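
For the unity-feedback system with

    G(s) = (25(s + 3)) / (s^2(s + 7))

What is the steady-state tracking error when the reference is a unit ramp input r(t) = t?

G(s) has 2 poles at the origin.
This is a Type 2 system; for a ramp input the steady-state error is zero.

e_ss = 0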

Problem details: Exactly the lines between the one containing "G(s) = (25(s + 3)) / (s^2(s + 7))" and the end of the material, both ends included, must be retyped, with nothing added.

Solution:
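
    G(s) = (25(s + 3)) / (s^2(s + 7))

What is the steady-state tracking error when the reference is a unit ramp input r(t) = t?

G(s) has 2 poles at the origin.
This is a Type 2 system; for a ramp input the steady-state error is zero.

e_ss = 0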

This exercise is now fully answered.